### ACTION ITEM
Begin at the line with "Simplified Schnorr over Z_127^*: prime" and write out every line after it, exactly, through the last line below, adding nothing.

### INFORMATION GIVEN
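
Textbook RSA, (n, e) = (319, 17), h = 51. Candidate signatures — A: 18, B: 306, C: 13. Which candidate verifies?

C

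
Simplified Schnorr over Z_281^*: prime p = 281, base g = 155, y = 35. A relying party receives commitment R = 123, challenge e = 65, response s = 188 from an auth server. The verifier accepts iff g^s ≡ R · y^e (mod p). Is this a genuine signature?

g^s mod p:
155^2 = 24025 ≡ 140
155^4 ≡ 140^2 = 19600 ≡ 211
155^8 ≡ 211^2 = 44521 ≡ 123
155^16 ≡ 123^2 = 15129 ≡ 236
155^32 ≡ 236^2 = 55696 ≡ 58
155^64 ≡ 58^2 = 3364 ≡ 273
155^128 ≡ 273^2 = 74529 ≡ 64
188 = 128 + 32 + 16 + 8 + 4, so 155^188 ≡ 64·58·236·123·211 ≡ 200 (mod 281)
R · y^e mod p:
35^2 = 1225 ≡ 101
35^4 ≡ 101^2 = 10201 ≡ 85
35^8 ≡ 85^2 = 7225 ≡ 200
35^16 ≡ 200^2 = 40000 ≡ 98
35^32 ≡ 98^2 = 9604 ≡ 50
35^64 ≡ 50^2 = 2500 ≡ 252
65 = 64 + 1, so 35^65 ≡ 252·35 ≡ 109 (mod 281)
123·109 = 13407 ≡ 200 (mod 281)
200 ≡ 200 (mod 281); signature holds.

genuine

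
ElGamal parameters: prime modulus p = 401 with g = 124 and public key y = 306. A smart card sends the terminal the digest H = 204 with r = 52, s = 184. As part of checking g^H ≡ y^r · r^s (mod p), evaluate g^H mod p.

124^2 = 15376 ≡ 138
124^4 ≡ 138^2 = 19044 ≡ 197
124^8 ≡ 197^2 = 38809 ≡ 313
124^16 ≡ 313^2 = 97969 ≡ 125
124^32 ≡ 125^2 = 15625 ≡ 387
124^64 ≡ 387^2 = 149769 ≡ 196
124^128 ≡ 196^2 = 38416 ≡ 321
204 = 128 + 64 + 8 + 4, so 124^204 ≡ 321·196·313·197 ≡ 204 (mod 401)

204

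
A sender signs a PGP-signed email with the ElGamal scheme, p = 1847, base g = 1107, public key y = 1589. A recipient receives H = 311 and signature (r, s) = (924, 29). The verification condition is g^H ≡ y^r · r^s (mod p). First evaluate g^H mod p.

1101

1107^311 mod 1847 = 1101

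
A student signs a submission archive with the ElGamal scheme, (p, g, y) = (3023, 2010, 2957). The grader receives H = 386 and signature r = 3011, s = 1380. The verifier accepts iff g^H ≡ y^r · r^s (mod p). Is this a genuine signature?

forged

Left side g^H mod p:
2010^2 = 4040100 ≡ 1372
2010^4 ≡ 1372^2 = 1882384 ≡ 2078
2010^8 ≡ 2078^2 = 4318084 ≡ 1240
2010^16 ≡ 1240^2 = 1537600 ≡ 1916
2010^32 ≡ 1916^2 = 3671056 ≡ 1134
2010^64 ≡ 1134^2 = 1285956 ≡ 1181
2010^128 ≡ 1181^2 = 1394761 ≡ 1158
2010^256 ≡ 1158^2 = 1340964 ≡ 1775
386 = 256 + 128 + 2, so 2010^386 ≡ 1775·1158·1372 ≡ 2321 (mod 3023)
Right side y^r · r^s mod p:
2957^2 = 8743849 ≡ 1333
2957^4 ≡ 1333^2 = 1776889 ≡ 2388
2957^8 ≡ 2388^2 = 5702544 ≡ 1166
2957^16 ≡ 1166^2 = 1359556 ≡ 2229
2957^32 ≡ 2229^2 = 4968441 ≡ 1652
2957^64 ≡ 1652^2 = 2729104 ≡ 2358
2957^128 ≡ 2358^2 = 5560164 ≡ 867
2957^256 ≡ 867^2 = 751689 ≡ 1985
2957^512 ≡ 1985^2 = 3940225 ≡ 1256
2957^1024 ≡ 1256^2 = 1577536 ≡ 2553
2957^2048 ≡ 2553^2 = 6517809 ≡ 221
3011 = 2048 + 512 + 256 + 128 + 64 + 2 + 1, so 2957^3011 ≡ 221·1256·1985·867·2358·1333·2957 ≡ 564 (mod 3023)
3011^2 = 9066121 ≡ 144
3011^4 ≡ 144^2 = 20736 ≡ 2598
3011^8 ≡ 2598^2 = 6749604 ≡ 2268
3011^16 ≡ 2268^2 = 5143824 ≡ 1701
3011^32 ≡ 1701^2 = 2893401 ≡ 390
3011^64 ≡ 390^2 = 152100 ≡ 950
3011^128 ≡ 950^2 = 902500 ≡ 1646
3011^256 ≡ 1646^2 = 2709316 ≡ 708
3011^512 ≡ 708^2 = 501264 ≡ 2469
3011^1024 ≡ 2469^2 = 6095961 ≡ 1593
1380 = 1024 + 256 + 64 + 32 + 4, so 3011^1380 ≡ 1593·708·950·390·2598 ≡ 826 (mod 3023)
564·826 = 465864 ≡ 322 (mod 3023)
2321 ≠ 322, so verification fails.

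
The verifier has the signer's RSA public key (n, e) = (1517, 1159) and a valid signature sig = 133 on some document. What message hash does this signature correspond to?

Squares mod 1517: sig^1≡133, sig^2≡1002, sig^4≡1267, sig^8≡303, sig^16≡789, sig^32≡551, sig^64≡201, sig^128≡959, sig^256≡379, sig^512≡1043, sig^1024≡160
1159 = 1024 + 128 + 4 + 2 + 1, so sig^1159 ≡ 160·959·1267·1002·133 ≡ 816 (mod 1517)

816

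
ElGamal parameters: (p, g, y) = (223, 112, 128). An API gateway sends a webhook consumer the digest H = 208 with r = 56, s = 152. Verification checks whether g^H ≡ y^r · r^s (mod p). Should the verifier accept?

Left side g^H mod p:
112^2 = 12544 ≡ 56
112^4 ≡ 56^2 = 3136 ≡ 14
112^8 ≡ 14^2 = 196
112^16 ≡ 196^2 = 38416 ≡ 60
112^32 ≡ 60^2 = 3600 ≡ 32
112^64 ≡ 32^2 = 1024 ≡ 132
112^128 ≡ 132^2 = 17424 ≡ 30
208 = 128 + 64 + 16, so 112^208 ≡ 30·132·60 ≡ 105 (mod 223)
Right side y^r · r^s mod p:
128^2 = 16384 ≡ 105
128^4 ≡ 105^2 = 11025 ≡ 98
128^8 ≡ 98^2 = 9604 ≡ 15
128^16 ≡ 15^2 = 225 ≡ 2
128^32 ≡ 2^2 = 4
56 = 32 + 16 + 8, so 128^56 ≡ 4·2·15 ≡ 120 (mod 223)
56^2 = 3136 ≡ 14
56^4 ≡ 14^2 = 196
56^8 ≡ 196^2 = 38416 ≡ 60
56^16 ≡ 60^2 = 3600 ≡ 32
56^32 ≡ 32^2 = 1024 ≡ 132
56^64 ≡ 132^2 = 17424 ≡ 30
56^128 ≡ 30^2 = 900 ≡ 8
152 = 128 + 16 + 8, so 56^152 ≡ 8·32·60 ≡ 196 (mod 223)
120·196 = 23520 ≡ 105 (mod 223)
105 ≡ 105 (mod 223), so the signature is genuine.

accept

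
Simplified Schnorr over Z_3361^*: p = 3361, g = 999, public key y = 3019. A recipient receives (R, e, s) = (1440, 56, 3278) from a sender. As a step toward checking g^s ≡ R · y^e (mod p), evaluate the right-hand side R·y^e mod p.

2543

Squares mod 3361: 3019^1≡3019, 3019^2≡2690, 3019^4≡3228, 3019^8≡884, 3019^16≡1704, 3019^32≡3073
56 = 32 + 16 + 8, so 3019^56 ≡ 3073·1704·884 ≡ 3029 (mod 3361)
R · y^e ≡ 1440·3029 = 4361760 ≡ 2543 (mod 3361)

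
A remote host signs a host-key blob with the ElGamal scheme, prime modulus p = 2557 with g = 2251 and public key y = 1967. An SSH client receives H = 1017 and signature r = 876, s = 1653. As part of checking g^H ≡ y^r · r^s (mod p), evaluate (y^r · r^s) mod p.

1967^2 = 3869089 ≡ 348
1967^4 ≡ 348^2 = 121104 ≡ 925
1967^8 ≡ 925^2 = 855625 ≡ 1587
1967^16 ≡ 1587^2 = 2518569 ≡ 2481
1967^32 ≡ 2481^2 = 6155361 ≡ 662
1967^64 ≡ 662^2 = 438244 ≡ 997
1967^128 ≡ 997^2 = 994009 ≡ 1893
1967^256 ≡ 1893^2 = 3583449 ≡ 1092
1967^512 ≡ 1092^2 = 1192464 ≡ 902
876 = 512 + 256 + 64 + 32 + 8 + 4, so 1967^876 ≡ 902·1092·997·662·1587·925 ≡ 1539 (mod 2557)
876^2 = 767376 ≡ 276
876^4 ≡ 276^2 = 76176 ≡ 2023
876^8 ≡ 2023^2 = 4092529 ≡ 1329
876^16 ≡ 1329^2 = 1766241 ≡ 1911
876^32 ≡ 1911^2 = 3651921 ≡ 525
876^64 ≡ 525^2 = 275625 ≡ 2026
876^128 ≡ 2026^2 = 4104676 ≡ 691
876^256 ≡ 691^2 = 477481 ≡ 1879
876^512 ≡ 1879^2 = 3530641 ≡ 1981
876^1024 ≡ 1981^2 = 3924361 ≡ 1923
1653 = 1024 + 512 + 64 + 32 + 16 + 4 + 1, so 876^1653 ≡ 1923·1981·2026·525·1911·2023·876 ≡ 2124 (mod 2557)
y^r · r^s ≡ 1539·2124 = 3268836 ≡ 990 (mod 2557)

990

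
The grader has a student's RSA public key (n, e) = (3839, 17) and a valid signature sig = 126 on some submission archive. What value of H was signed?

sig^2 ≡ 126^2 = 15876 ≡ 520
sig^4 ≡ 520^2 = 270400 ≡ 1670
sig^8 ≡ 1670^2 = 2788900 ≡ 1786
sig^16 ≡ 1786^2 = 3189796 ≡ 3426
17 = 16 + 1, so sig^17 ≡ 3426·126 ≡ 1708 (mod 3839)

1708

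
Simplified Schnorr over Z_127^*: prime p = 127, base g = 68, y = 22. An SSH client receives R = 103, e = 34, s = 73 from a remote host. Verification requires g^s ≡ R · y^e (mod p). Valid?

no

g^s mod p:
68^2 = 4624 ≡ 52
68^4 ≡ 52^2 = 2704 ≡ 37
68^8 ≡ 37^2 = 1369 ≡ 99
68^16 ≡ 99^2 = 9801 ≡ 22
68^32 ≡ 22^2 = 484 ≡ 103
68^64 ≡ 103^2 = 10609 ≡ 68
73 = 64 + 8 + 1, so 68^73 ≡ 68·99·68 ≡ 68 (mod 127)
R · y^e mod p:
22^2 = 484 ≡ 103
22^4 ≡ 103^2 = 10609 ≡ 68
22^8 ≡ 68^2 = 4624 ≡ 52
22^16 ≡ 52^2 = 2704 ≡ 37
22^32 ≡ 37^2 = 1369 ≡ 99
34 = 32 + 2, so 22^34 ≡ 99·103 ≡ 37 (mod 127)
103·37 = 3811 ≡ 1 (mod 127)
68 ≠ 1; the check fails.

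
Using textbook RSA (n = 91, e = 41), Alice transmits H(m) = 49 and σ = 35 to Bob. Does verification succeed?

fails

Squares mod 91: σ^1≡35, σ^2≡42, σ^4≡35, σ^8≡42, σ^16≡35, σ^32≡42
41 = 32 + 8 + 1, so σ^41 ≡ 42·42·35 ≡ 42 (mod 91)
42 ≠ 49, so verification fails.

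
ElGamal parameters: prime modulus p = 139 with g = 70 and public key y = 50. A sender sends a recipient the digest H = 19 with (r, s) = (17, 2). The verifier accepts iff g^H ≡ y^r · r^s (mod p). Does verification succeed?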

### RESPONSE TO THE EXERCISE
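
Simplified Schnorr over Z_127^*: prime p = 127, base g = 68, y = 22. An SSH client receives R = 103, e = 34, s = 73 from a remote host. Verification requires g^s ≡ R · y^e (mod p). Valid?

no

g^s mod p:
68^2 = 4624 ≡ 52
68^4 ≡ 52^2 = 2704 ≡ 37
68^8 ≡ 37^2 = 1369 ≡ 99
68^16 ≡ 99^2 = 9801 ≡ 22
68^32 ≡ 22^2 = 484 ≡ 103
68^64 ≡ 103^2 = 10609 ≡ 68
73 = 64 + 8 + 1, so 68^73 ≡ 68·99·68 ≡ 68 (mod 127)
R · y^e mod p:
22^2 = 484 ≡ 103
22^4 ≡ 103^2 = 10609 ≡ 68
22^8 ≡ 68^2 = 4624 ≡ 52
22^16 ≡ 52^2 = 2704 ≡ 37
22^32 ≡ 37^2 = 1369 ≡ 99
34 = 32 + 2, so 22^34 ≡ 99·103 ≡ 37 (mod 127)
103·37 = 3811 ≡ 1 (mod 127)
68 ≠ 1; the check fails.

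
Using textbook RSA (n = 91, e = 41), Alice transmits H(m) = 49 and σ = 35 to Bob. Does verification succeed?

fails

Squares mod 91: σ^1≡35, σ^2≡42, σ^4≡35, σ^8≡42, σ^16≡35, σ^32≡42
41 = 32 + 8 + 1, so σ^41 ≡ 42·42·35 ≡ 42 (mod 91)
42 ≠ 49, so verification fails.

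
ElGamal parameters: prime modulus p = 139 with g = 70 and public key y = 50. A sender sends a recipient the digest H = 19 with (r, s) = (17, 2). The verifier accepts iff g^H ≡ y^r · r^s (mod p). Does verification succeed?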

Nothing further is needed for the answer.